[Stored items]
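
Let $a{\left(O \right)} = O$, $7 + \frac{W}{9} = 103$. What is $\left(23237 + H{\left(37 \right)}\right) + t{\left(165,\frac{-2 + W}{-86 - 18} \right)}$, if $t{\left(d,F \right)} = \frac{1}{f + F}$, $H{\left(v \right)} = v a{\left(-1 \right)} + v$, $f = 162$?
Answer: $\frac{185733393}{7993} \approx 23237.0$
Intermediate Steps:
$W = 864$ ($W = -63 + 9 \cdot 103 = -63 + 927 = 864$)
$H{\left(v \right)} = 0$ ($H{\left(v \right)} = v \left(-1\right) + v = - v + v = 0$)
$t{\left(d,F \right)} = \frac{1}{162 + F}$
$\left(23237 + H{\left(37 \right)}\right) + t{\left(165,\frac{-2 + W}{-86 - 18} \right)} = \left(23237 + 0\right) + \frac{1}{162 + \frac{-2 + 864}{-86 - 18}} = 23237 + \frac{1}{162 + \frac{862}{-104}} = 23237 + \frac{1}{162 + 862 \left(- \frac{1}{104}\right)} = 23237 + \frac{1}{162 - \frac{431}{52}} = 23237 + \frac{1}{\frac{7993}{52}} = 23237 + \frac{52}{7993} = \frac{185733393}{7993}$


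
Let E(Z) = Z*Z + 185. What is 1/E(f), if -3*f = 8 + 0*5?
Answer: 9/1729 ≈ 0.0052053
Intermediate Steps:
f = -8/3 (f = -(8 + 0*5)/3 = -(8 + 0)/3 = -⅓*8 = -8/3 ≈ -2.6667)
E(Z) = 185 + Z² (E(Z) = Z² + 185 = 185 + Z²)
1/E(f) = 1/(185 + (-8/3)²) = 1/(185 + 64/9) = 1/(1729/9) = 9/1729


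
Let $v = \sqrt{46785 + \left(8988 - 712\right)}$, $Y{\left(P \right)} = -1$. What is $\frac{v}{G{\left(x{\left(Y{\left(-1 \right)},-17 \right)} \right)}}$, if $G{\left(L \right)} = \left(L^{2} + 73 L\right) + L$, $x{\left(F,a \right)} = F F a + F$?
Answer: $- \frac{\sqrt{55061}}{1008} \approx -0.23279$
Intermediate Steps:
$x{\left(F,a \right)} = F + a F^{2}$ ($x{\left(F,a \right)} = F^{2} a + F = a F^{2} + F = F + a F^{2}$)
$G{\left(L \right)} = L^{2} + 74 L$
$v = \sqrt{55061}$ ($v = \sqrt{46785 + 8276} = \sqrt{55061} \approx 234.65$)
$\frac{v}{G{\left(x{\left(Y{\left(-1 \right)},-17 \right)} \right)}} = \frac{\sqrt{55061}}{- (1 - -17) \left(74 - \left(1 - -17\right)\right)} = \frac{\sqrt{55061}}{- (1 + 17) \left(74 - \left(1 + 17\right)\right)} = \frac{\sqrt{55061}}{\left(-1\right) 18 \left(74 - 18\right)} = \frac{\sqrt{55061}}{\left(-18\right) \left(74 - 18\right)} = \frac{\sqrt{55061}}{\left(-18\right) 56} = \frac{\sqrt{55061}}{-1008} = \sqrt{55061} \left(- \frac{1}{1008}\right) = - \frac{\sqrt{55061}}{1008}$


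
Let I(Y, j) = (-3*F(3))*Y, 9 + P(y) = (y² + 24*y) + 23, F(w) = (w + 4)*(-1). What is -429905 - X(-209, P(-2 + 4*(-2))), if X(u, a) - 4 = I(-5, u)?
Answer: -429804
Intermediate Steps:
F(w) = -4 - w (F(w) = (4 + w)*(-1) = -4 - w)
P(y) = 14 + y² + 24*y (P(y) = -9 + ((y² + 24*y) + 23) = -9 + (23 + y² + 24*y) = 14 + y² + 24*y)
I(Y, j) = 21*Y (I(Y, j) = (-3*(-4 - 1*3))*Y = (-3*(-4 - 3))*Y = (-3*(-7))*Y = 21*Y)
X(u, a) = -101 (X(u, a) = 4 + 21*(-5) = 4 - 105 = -101)
-429905 - X(-209, P(-2 + 4*(-2))) = -429905 - 1*(-101) = -429905 + 101 = -429804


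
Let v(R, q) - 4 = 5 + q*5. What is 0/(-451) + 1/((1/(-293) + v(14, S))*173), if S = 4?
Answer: 293/1469808 ≈ 0.00019935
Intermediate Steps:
v(R, q) = 9 + 5*q (v(R, q) = 4 + (5 + q*5) = 4 + (5 + 5*q) = 9 + 5*q)
0/(-451) + 1/((1/(-293) + v(14, S))*173) = 0/(-451) + 1/((1/(-293) + (9 + 5*4))*173) = 0*(-1/451) + (1/173)/(-1/293 + (9 + 20)) = 0 + (1/173)/(-1/293 + 29) = 0 + (1/173)/(8496/293) = 0 + (293/8496)*(1/173) = 0 + 293/1469808 = 293/1469808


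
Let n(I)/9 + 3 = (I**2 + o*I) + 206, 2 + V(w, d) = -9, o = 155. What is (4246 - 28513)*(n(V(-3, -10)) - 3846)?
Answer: 394945425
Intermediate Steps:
V(w, d) = -11 (V(w, d) = -2 - 9 = -11)
n(I) = 1827 + 9*I**2 + 1395*I (n(I) = -27 + 9*((I**2 + 155*I) + 206) = -27 + 9*(206 + I**2 + 155*I) = -27 + (1854 + 9*I**2 + 1395*I) = 1827 + 9*I**2 + 1395*I)
(4246 - 28513)*(n(V(-3, -10)) - 3846) = (4246 - 28513)*((1827 + 9*(-11)**2 + 1395*(-11)) - 3846) = -24267*((1827 + 9*121 - 15345) - 3846) = -24267*((1827 + 1089 - 15345) - 3846) = -24267*(-12429 - 3846) = -24267*(-16275) = 394945425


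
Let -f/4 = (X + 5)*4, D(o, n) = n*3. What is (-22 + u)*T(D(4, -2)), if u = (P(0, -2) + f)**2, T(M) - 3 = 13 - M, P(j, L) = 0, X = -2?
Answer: 50204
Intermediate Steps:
D(o, n) = 3*n
T(M) = 16 - M (T(M) = 3 + (13 - M) = 16 - M)
f = -48 (f = -4*(-2 + 5)*4 = -12*4 = -4*12 = -48)
u = 2304 (u = (0 - 48)**2 = (-48)**2 = 2304)
(-22 + u)*T(D(4, -2)) = (-22 + 2304)*(16 - 3*(-2)) = 2282*(16 - 1*(-6)) = 2282*(16 + 6) = 2282*22 = 50204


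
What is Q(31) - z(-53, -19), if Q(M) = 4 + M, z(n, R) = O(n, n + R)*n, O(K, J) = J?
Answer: -3781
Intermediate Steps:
z(n, R) = n*(R + n) (z(n, R) = (n + R)*n = (R + n)*n = n*(R + n))
Q(31) - z(-53, -19) = (4 + 31) - (-53)*(-19 - 53) = 35 - (-53)*(-72) = 35 - 1*3816 = 35 - 3816 = -3781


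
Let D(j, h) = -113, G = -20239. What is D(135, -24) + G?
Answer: -20352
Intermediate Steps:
D(135, -24) + G = -113 - 20239 = -20352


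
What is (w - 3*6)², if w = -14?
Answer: 1024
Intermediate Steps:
(w - 3*6)² = (-14 - 3*6)² = (-14 - 18)² = (-32)² = 1024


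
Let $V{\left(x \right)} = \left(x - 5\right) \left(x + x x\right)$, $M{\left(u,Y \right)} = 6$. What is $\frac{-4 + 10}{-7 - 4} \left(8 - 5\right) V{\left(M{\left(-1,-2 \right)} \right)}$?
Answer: $- \frac{756}{11} \approx -68.727$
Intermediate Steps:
$V{\left(x \right)} = \left(-5 + x\right) \left(x + x^{2}\right)$
$\frac{-4 + 10}{-7 - 4} \left(8 - 5\right) V{\left(M{\left(-1,-2 \right)} \right)} = \frac{-4 + 10}{-7 - 4} \left(8 - 5\right) 6 \left(-5 + 6^{2} - 24\right) = \frac{6}{-11} \cdot 3 \cdot 6 \left(-5 + 36 - 24\right) = 6 \left(- \frac{1}{11}\right) 3 \cdot 6 \cdot 7 = \left(- \frac{6}{11}\right) 3 \cdot 42 = \left(- \frac{18}{11}\right) 42 = - \frac{756}{11}$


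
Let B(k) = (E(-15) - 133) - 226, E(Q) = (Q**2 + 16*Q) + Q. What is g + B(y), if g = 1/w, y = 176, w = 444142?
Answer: -172771237/444142 ≈ -389.00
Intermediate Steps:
E(Q) = Q**2 + 17*Q
B(k) = -389 (B(k) = (-15*(17 - 15) - 133) - 226 = (-15*2 - 133) - 226 = (-30 - 133) - 226 = -163 - 226 = -389)
g = 1/444142 ≈ 2.2515e-6
g + B(y) = 1/444142 - 389 = -172771237/444142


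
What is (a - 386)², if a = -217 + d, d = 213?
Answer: 152100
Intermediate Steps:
a = -4 (a = -217 + 213 = -4)
(a - 386)² = (-4 - 386)² = (-390)² = 152100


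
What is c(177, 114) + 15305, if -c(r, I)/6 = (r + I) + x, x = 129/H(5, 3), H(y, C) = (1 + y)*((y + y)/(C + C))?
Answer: 67408/5 ≈ 13482.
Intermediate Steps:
H(y, C) = y*(1 + y)/C (H(y, C) = (1 + y)*((2*y)/((2*C))) = (1 + y)*((2*y)*(1/(2*C))) = (1 + y)*(y/C) = y*(1 + y)/C)
x = 129/10 (x = 129/((5*(1 + 5)/3)) = 129/((5*(⅓)*6)) = 129/10 ≈ 12.900)
c(r, I) = -387/5 - 6*I - 6*r (c(r, I) = -6*((r + I) + 129/10) = -6*((I + r) + 129/10) = -6*(129/10 + I + r) = -387/5 - 6*I - 6*r)
c(177, 114) + 15305 = (-387/5 - 6*114 - 6*177) + 15305 = (-387/5 - 684 - 1062) + 15305 = -9117/5 + 15305 = 67408/5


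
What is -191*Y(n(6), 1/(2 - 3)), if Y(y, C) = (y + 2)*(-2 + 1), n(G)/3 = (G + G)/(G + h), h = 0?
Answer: 1528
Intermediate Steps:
n(G) = 6 (n(G) = 3*((G + G)/(G + 0)) = 3*((2*G)/G) = 3*2 = 6)
Y(y, C) = -2 - y (Y(y, C) = (2 + y)*(-1) = -2 - y)
-191*Y(n(6), 1/(2 - 3)) = -191*(-2 - 1*6) = -191*(-2 - 6) = -191*(-8) = 1528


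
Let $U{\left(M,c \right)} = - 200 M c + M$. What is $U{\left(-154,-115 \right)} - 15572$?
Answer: $-3557726$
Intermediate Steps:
$U{\left(M,c \right)} = M - 200 M c$ ($U{\left(M,c \right)} = - 200 M c + M = M - 200 M c$)
$U{\left(-154,-115 \right)} - 15572 = - 154 \left(1 - -23000\right) - 15572 = - 154 \left(1 + 23000\right) - 15572 = \left(-154\right) 23001 - 15572 = -3542154 - 15572 = -3557726$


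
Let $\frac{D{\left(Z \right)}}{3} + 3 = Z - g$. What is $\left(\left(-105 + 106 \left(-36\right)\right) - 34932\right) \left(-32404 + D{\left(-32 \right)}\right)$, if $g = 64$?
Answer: $1270531953$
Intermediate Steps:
$D{\left(Z \right)} = -201 + 3 Z$ ($D{\left(Z \right)} = -9 + 3 \left(Z - 64\right) = -9 + 3 \left(-64 + Z\right) = -9 + \left(-192 + 3 Z\right) = -201 + 3 Z$)
$\left(\left(-105 + 106 \left(-36\right)\right) - 34932\right) \left(-32404 + D{\left(-32 \right)}\right) = \left(\left(-105 + 106 \left(-36\right)\right) - 34932\right) \left(-32404 + \left(-201 + 3 \left(-32\right)\right)\right) = \left(\left(-105 - 3816\right) - 34932\right) \left(-32404 - 297\right) = \left(-3921 - 34932\right) \left(-32404 - 297\right) = \left(-38853\right) \left(-32701\right) = 1270531953$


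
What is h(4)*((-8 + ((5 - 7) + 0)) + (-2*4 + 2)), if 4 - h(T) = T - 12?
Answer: -192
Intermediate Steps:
h(T) = 16 - T (h(T) = 4 - (T - 12) = 4 - (-12 + T) = 4 + (12 - T) = 16 - T)
h(4)*((-8 + ((5 - 7) + 0)) + (-2*4 + 2)) = (16 - 1*4)*((-8 + ((5 - 7) + 0)) + (-2*4 + 2)) = (16 - 4)*((-8 + (-2 + 0)) + (-8 + 2)) = 12*((-8 - 2) - 6) = 12*(-10 - 6) = 12*(-16) = -192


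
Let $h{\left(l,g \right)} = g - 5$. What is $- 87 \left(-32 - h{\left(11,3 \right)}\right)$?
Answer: $2610$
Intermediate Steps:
$h{\left(l,g \right)} = -5 + g$
$- 87 \left(-32 - h{\left(11,3 \right)}\right) = - 87 \left(-32 - \left(-5 + 3\right)\right) = - 87 \left(-32 - -2\right) = - 87 \left(-32 + 2\right) = \left(-87\right) \left(-30\right) = 2610$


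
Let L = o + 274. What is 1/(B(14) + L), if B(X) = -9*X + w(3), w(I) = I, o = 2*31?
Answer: 1/213 ≈ 0.0046948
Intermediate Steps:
o = 62
B(X) = 3 - 9*X (B(X) = -9*X + 3 = 3 - 9*X)
L = 336 (L = 62 + 274 = 336)
1/(B(14) + L) = 1/((3 - 9*14) + 336) = 1/((3 - 126) + 336) = 1/(-123 + 336) = 1/213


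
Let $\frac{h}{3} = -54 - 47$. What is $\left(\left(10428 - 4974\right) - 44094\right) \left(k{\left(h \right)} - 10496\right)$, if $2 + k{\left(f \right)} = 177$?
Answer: $398803440$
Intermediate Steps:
$h = -303$ ($h = 3 \left(-54 - 47\right) = 3 \left(-101\right) = -303$)
$k{\left(f \right)} = 175$ ($k{\left(f \right)} = -2 + 177 = 175$)
$\left(\left(10428 - 4974\right) - 44094\right) \left(k{\left(h \right)} - 10496\right) = \left(\left(10428 - 4974\right) - 44094\right) \left(175 - 10496\right) = \left(\left(10428 - 4974\right) - 44094\right) \left(-10321\right) = \left(5454 - 44094\right) \left(-10321\right) = \left(-38640\right) \left(-10321\right) = 398803440$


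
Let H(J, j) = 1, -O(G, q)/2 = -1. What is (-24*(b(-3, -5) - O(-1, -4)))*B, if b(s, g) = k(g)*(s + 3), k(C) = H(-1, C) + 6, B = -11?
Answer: -528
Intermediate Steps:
O(G, q) = 2 (O(G, q) = -2*(-1) = 2)
k(C) = 7 (k(C) = 1 + 6 = 7)
b(s, g) = 21 + 7*s (b(s, g) = 7*(s + 3) = 7*(3 + s) = 21 + 7*s)
(-24*(b(-3, -5) - O(-1, -4)))*B = -24*((21 + 7*(-3)) - 1*2)*(-11) = -24*((21 - 21) - 2)*(-11) = -24*(0 - 2)*(-11) = -24*(-2)*(-11) = 48*(-11) = -528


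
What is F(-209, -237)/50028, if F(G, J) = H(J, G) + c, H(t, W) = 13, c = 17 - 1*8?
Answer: 1/2274 ≈ 0.00043975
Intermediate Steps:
c = 9 (c = 17 - 8 = 9)
F(G, J) = 22 (F(G, J) = 13 + 9 = 22)
F(-209, -237)/50028 = 22/50028 = 22*(1/50028) = 1/2274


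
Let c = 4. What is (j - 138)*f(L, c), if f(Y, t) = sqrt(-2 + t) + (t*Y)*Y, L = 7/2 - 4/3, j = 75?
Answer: -1183 - 63*sqrt(2) ≈ -1272.1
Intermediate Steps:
L = 13/6 (L = 7*(1/2) - 4*1/3 = 7/2 - 4/3 = 13/6 ≈ 2.1667)
f(Y, t) = sqrt(-2 + t) + t*Y**2 (f(Y, t) = sqrt(-2 + t) + (Y*t)*Y = sqrt(-2 + t) + t*Y**2)
(j - 138)*f(L, c) = (75 - 138)*(sqrt(-2 + 4) + 4*(13/6)**2) = -63*(sqrt(2) + 4*(169/36)) = -63*(sqrt(2) + 169/9) = -63*(169/9 + sqrt(2)) = -1183 - 63*sqrt(2)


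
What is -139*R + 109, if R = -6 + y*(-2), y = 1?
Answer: 1221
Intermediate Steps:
R = -8 (R = -6 + 1*(-2) = -6 - 2 = -8)
-139*R + 109 = -139*(-8) + 109 = 1112 + 109 = 1221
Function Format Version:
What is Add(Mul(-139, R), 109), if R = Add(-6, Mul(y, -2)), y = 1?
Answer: 1221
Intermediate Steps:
R = -8 (R = Add(-6, Mul(1, -2)) = Add(-6, -2) = -8)
Add(Mul(-139, R), 109) = Add(Mul(-139, -8), 109) = Add(1112, 109) = 1221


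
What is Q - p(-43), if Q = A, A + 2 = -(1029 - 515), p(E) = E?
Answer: -473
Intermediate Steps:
A = -516 (A = -2 - (1029 - 515) = -2 - 1*514 = -2 - 514 = -516)
Q = -516
Q - p(-43) = -516 - 1*(-43) = -516 + 43 = -473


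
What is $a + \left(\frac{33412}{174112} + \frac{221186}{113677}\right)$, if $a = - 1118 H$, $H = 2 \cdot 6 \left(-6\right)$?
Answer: $\frac{398315447506365}{4948132456} \approx 80498.0$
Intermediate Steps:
$H = -72$ ($H = 12 \left(-6\right) = -72$)
$a = 80496$ ($a = \left(-1118\right) \left(-72\right) = 80496$)
$a + \left(\frac{33412}{174112} + \frac{221186}{113677}\right) = 80496 + \left(\frac{33412}{174112} + \frac{221186}{113677}\right) = 80496 + \left(33412 \cdot \frac{1}{174112} + 221186 \cdot \frac{1}{113677}\right) = 80496 + \left(\frac{8353}{43528} + \frac{221186}{113677}\right) = 80496 + \frac{10577328189}{4948132456} = \frac{398315447506365}{4948132456}$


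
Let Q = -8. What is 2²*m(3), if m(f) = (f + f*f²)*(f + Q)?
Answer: -600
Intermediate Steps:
m(f) = (-8 + f)*(f + f³) (m(f) = (f + f*f²)*(f - 8) = (f + f³)*(-8 + f) = (-8 + f)*(f + f³))
2²*m(3) = 2²*(3*(-8 + 3 + 3³ - 8*3²)) = 4*(3*(-8 + 3 + 27 - 8*9)) = 4*(3*(-8 + 3 + 27 - 72)) = 4*(3*(-50)) = 4*(-150) = -600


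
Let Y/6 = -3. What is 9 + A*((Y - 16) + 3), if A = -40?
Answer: 1249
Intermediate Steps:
Y = -18 (Y = 6*(-3) = -18)
9 + A*((Y - 16) + 3) = 9 - 40*((-18 - 16) + 3) = 9 - 40*(-34 + 3) = 9 - 40*(-31) = 9 + 1240 = 1249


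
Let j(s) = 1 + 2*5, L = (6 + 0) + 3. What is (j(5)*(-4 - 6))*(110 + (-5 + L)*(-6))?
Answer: -9460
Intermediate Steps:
L = 9 (L = 6 + 3 = 9)
j(s) = 11 (j(s) = 1 + 10 = 11)
(j(5)*(-4 - 6))*(110 + (-5 + L)*(-6)) = (11*(-4 - 6))*(110 + (-5 + 9)*(-6)) = (11*(-10))*(110 + 4*(-6)) = -110*(110 - 24) = -110*86 = -9460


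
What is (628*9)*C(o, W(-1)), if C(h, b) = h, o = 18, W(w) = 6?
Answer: 101736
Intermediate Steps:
(628*9)*C(o, W(-1)) = (628*9)*18 = 5652*18 = 101736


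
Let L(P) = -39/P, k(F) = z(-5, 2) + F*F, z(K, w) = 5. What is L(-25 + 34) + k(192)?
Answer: 110594/3 ≈ 36865.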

PROBLEM TO SOLVE = Copy, exactly and only, the lines above that begin with the one containing "Let L = o +" and finish with the one containing "Answer: 1/213 ≈ 0.0046948".

SOLVED EXERCISE =
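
Let L = o + 274. What is 1/(B(14) + L), if B(X) = -9*X + w(3), w(I) = I, o = 2*31?
Answer: 1/213 ≈ 0.0046948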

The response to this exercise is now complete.